--- EXCERPTED DATA Enclosed Below ---

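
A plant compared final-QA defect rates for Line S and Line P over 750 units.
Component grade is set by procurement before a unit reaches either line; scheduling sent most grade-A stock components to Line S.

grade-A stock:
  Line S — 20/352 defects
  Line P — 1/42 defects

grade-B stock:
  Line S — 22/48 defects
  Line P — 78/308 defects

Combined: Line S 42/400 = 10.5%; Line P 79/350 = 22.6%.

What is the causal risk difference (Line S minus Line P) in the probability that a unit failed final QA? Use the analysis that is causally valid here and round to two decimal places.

+0.11

Here component grade is a common cause — it drives both which line a case falls under and the outcome. The crude comparison mixes populations; the stratum-specific rates are the causally relevant ones.
Adjusting over the population distribution of component grade: 0.525·(0.057−0.024) + 0.475·(0.458−0.253) = +0.115.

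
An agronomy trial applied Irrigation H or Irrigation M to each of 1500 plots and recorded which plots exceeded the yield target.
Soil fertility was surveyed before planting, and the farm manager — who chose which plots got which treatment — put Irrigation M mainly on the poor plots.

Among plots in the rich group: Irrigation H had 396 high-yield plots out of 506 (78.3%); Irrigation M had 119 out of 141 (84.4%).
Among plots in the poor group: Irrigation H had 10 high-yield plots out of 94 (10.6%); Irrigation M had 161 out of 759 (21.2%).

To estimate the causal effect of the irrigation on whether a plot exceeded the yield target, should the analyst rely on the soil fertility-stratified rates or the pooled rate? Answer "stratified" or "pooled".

Irrigation M is higher inside every soil fertility stratum but Irrigation H is higher in aggregate. Whether to stratify depends on how soil fertility relates to the irrigation.
Soil fertility differs across irrigations for reasons unrelated to any effect of the irrigation itself, and it separately predicts the outcome — a classic confounder. We must compare within soil fertility levels.
Within each level — rich: 78.3% vs 84.4%; poor: 10.6% vs 21.2% — Irrigation M is higher every time.

stratified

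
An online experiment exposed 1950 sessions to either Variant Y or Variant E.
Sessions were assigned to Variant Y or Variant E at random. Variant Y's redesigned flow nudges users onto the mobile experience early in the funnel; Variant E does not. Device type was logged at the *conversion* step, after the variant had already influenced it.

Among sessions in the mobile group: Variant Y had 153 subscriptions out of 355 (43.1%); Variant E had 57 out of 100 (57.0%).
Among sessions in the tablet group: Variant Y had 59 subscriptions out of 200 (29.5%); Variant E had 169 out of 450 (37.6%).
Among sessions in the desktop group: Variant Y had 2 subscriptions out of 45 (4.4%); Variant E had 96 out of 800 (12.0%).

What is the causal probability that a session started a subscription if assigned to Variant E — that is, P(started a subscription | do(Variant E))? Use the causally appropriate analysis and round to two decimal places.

Device type lies on the pathway variant → device type → outcome, so adjusting for it blocks the indirect effect. For the total causal effect of variant, use the unadjusted pooled rates.
So P(outcome | do(Variant E)) is just the pooled rate for Variant E: 322/1350 = 0.239.

0.24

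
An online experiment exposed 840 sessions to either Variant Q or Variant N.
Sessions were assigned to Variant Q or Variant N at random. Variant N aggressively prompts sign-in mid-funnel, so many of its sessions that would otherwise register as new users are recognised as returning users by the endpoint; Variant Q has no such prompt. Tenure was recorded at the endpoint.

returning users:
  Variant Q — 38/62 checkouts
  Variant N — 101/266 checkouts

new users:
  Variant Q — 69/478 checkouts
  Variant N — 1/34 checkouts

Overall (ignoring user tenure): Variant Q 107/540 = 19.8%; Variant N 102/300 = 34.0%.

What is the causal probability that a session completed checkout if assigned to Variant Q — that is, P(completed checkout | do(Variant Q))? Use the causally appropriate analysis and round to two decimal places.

The distribution of user tenure is itself part of what the variant does — it is an intermediate outcome. Holding it fixed would remove that part of the effect; the total effect is the pooled difference.
So P(outcome | do(Variant Q)) is just the pooled rate for Variant Q: 107/540 = 0.198.

0.20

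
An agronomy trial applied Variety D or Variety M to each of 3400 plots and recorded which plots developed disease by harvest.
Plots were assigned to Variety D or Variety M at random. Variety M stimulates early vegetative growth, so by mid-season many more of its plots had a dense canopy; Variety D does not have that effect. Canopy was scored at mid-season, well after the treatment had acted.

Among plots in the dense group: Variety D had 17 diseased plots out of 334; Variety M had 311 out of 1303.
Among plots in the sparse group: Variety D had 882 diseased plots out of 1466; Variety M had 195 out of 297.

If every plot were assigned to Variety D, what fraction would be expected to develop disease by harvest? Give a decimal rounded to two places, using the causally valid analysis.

Within every mid-season canopy level Variety D has the lower rate, yet pooled Variety M does — Simpson's reversal.
Mid-season canopy is downstream of the variety. One should not condition on a consequence of treatment, so the overall rates are the right comparison.
So P(outcome | do(Variety D)) is just the pooled rate for Variety D: 899/1800 = 0.499.

0.50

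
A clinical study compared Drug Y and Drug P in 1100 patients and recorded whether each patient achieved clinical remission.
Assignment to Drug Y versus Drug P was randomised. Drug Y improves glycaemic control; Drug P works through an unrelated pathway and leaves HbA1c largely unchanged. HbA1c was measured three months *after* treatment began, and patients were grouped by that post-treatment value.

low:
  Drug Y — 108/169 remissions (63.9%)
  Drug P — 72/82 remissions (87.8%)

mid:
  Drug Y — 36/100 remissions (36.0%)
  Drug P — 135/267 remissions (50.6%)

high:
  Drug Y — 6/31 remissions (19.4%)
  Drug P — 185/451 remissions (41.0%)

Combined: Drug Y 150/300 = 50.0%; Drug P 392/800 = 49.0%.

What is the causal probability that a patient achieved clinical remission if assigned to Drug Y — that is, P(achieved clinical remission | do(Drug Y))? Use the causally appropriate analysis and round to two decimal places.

HbA1c here is a post-treatment variable shaped by the drug; conditioning on it would introduce bias rather than remove it. The overall comparison is the causal one.
So P(outcome | do(Drug Y)) is just the pooled rate for Drug Y: 150/300 = 0.500.

0.50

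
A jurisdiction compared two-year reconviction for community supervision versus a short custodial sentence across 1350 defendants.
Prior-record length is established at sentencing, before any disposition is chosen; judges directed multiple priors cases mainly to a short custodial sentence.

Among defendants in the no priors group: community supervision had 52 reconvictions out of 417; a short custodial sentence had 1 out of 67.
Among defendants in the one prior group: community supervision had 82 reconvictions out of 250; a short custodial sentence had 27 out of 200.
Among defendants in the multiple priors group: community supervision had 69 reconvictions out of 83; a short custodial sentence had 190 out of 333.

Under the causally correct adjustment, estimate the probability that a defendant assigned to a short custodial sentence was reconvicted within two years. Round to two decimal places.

0.23

Within every prior-record length level a short custodial sentence has the lower rate, yet pooled community supervision does — Simpson's reversal.
Prior-record length satisfies the back-door criterion: it is not a descendant of the disposition, and it blocks the spurious path from disposition to outcome. Adjusting for it (i.e., using the within-prior-record length rates) gives the causal effect.
Standardising a short custodial sentence to the population prior-record length mix: 0.359·1/67 + 0.333·27/200 + 0.308·190/333 = 0.226.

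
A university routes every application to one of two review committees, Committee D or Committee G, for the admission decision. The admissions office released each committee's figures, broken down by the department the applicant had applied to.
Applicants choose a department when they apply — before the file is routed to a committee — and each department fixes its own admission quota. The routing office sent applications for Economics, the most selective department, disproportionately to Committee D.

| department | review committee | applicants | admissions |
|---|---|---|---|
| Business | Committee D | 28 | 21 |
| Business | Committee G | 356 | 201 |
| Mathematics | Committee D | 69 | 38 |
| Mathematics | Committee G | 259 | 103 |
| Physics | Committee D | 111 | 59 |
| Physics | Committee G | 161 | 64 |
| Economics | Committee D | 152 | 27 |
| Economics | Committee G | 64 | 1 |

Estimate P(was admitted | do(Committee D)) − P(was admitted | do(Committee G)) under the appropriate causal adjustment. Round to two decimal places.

Since department is a pre-existing factor (not a product of the review committee) and it affects the outcome on its own, it is a confounder. The stratified rates, not the pooled rate, identify the causal effect.
Adjusting over the population distribution of department: 0.320·(0.750−0.565) + 0.273·(0.551−0.398) + 0.227·(0.532−0.398) + 0.180·(0.178−0.016) = +0.161.

+0.16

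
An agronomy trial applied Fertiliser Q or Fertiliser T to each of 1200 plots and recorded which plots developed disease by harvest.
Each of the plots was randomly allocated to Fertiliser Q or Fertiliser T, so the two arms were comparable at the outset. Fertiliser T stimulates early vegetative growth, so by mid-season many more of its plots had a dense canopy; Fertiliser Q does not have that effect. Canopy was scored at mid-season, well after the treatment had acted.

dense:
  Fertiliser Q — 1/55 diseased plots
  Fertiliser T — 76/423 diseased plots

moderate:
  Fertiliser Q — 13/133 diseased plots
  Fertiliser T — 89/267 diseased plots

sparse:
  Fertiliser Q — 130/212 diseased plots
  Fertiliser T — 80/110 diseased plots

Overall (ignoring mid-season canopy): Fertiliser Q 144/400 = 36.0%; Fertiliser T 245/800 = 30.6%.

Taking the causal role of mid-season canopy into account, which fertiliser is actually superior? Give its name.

Mid-season canopy is recorded after the fertiliser and is itself shifted by it — it sits on the causal path from fertiliser to outcome. Conditioning on a mediator would strip out part of the effect we want; the pooled comparison gives the total causal effect.
Pooled: Fertiliser Q 36.0% vs Fertiliser T 30.6%; Fertiliser T is lower overall.

Fertiliser T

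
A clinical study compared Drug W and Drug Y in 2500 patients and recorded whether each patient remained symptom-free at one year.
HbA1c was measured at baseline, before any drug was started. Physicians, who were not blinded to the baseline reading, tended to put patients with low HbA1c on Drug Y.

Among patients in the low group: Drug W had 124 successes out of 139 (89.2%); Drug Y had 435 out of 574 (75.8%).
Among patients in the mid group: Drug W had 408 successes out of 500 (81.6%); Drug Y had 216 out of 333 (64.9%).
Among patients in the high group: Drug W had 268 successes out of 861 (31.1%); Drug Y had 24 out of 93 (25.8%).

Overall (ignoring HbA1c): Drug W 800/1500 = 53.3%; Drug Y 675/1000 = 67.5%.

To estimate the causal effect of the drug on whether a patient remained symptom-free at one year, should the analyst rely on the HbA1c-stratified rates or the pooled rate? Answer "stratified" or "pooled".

Since HbA1c is a pre-existing factor (not a product of the drug) and it affects the outcome on its own, it is a confounder. The stratified rates, not the pooled rate, identify the causal effect.
Within each level — low: 89.2% vs 75.8%; mid: 81.6% vs 64.9%; high: 31.1% vs 25.8% — Drug W is higher every time.

stratified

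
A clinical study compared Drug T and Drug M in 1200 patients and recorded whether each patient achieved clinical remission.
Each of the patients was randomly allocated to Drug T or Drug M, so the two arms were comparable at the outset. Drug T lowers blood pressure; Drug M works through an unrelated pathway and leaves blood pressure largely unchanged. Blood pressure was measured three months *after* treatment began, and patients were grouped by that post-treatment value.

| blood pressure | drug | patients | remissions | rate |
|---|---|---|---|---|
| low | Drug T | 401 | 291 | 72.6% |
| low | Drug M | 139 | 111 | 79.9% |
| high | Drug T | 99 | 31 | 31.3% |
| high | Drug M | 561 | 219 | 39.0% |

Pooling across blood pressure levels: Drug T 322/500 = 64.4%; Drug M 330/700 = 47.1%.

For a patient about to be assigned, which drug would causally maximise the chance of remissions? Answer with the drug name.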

--- End of Enclosed EXCERPTED DATA ---

From the data above, output exactly the lines between the one containing "D | 152 | 27 |" and the one containing "Committee G | 64 | 1 |", counting both of them.

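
| Economics | Committee D | 152 | 27 |
| Economics | Committee G | 64 | 1 |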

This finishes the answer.